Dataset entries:
━━━━━━━━━━━━━━━━━━━━
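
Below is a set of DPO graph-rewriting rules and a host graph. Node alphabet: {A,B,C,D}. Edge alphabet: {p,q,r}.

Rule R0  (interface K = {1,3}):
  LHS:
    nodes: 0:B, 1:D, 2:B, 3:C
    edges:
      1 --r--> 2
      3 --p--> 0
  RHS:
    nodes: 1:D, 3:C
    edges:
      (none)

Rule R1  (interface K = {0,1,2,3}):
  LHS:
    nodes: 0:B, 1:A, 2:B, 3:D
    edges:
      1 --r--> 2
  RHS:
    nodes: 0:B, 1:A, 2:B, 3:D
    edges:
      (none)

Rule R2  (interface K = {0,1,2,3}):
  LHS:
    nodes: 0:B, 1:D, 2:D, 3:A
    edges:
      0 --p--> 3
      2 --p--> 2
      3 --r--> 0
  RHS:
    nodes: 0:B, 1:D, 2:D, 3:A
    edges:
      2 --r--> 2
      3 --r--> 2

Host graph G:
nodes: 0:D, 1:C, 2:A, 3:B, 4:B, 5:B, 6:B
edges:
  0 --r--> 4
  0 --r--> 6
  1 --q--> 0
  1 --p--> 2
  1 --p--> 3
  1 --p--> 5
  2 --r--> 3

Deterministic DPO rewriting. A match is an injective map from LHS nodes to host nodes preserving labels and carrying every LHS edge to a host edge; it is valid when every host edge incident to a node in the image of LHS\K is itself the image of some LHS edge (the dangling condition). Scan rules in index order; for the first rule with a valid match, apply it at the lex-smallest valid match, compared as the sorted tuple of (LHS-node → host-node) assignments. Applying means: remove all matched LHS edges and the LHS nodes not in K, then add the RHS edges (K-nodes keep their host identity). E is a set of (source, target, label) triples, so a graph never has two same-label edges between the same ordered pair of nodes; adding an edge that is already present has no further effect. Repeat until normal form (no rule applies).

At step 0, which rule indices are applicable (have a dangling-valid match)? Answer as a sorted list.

R0: 2 valid matches — {0↦5, 1↦0, 2↦4, 3↦1}, {0↦5, 1↦0, 2↦6, 3↦1}
R1: 3 valid matches — {0↦4, 1↦2, 2↦3, 3↦0}, {0↦5, 1↦2, 2↦3, 3↦0}, {0↦6, 1↦2, 2↦3, 3↦0}
R2: no valid match — LHS pattern not found

Answer: [R0,R1]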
━━━━━━━━━━━━━━━━━━━━
TASK REQUIREMENTS
Determine how many lines of the data above hold the word "rewriting". Output that number only.

ANSWER TO THIS EXERCISE
2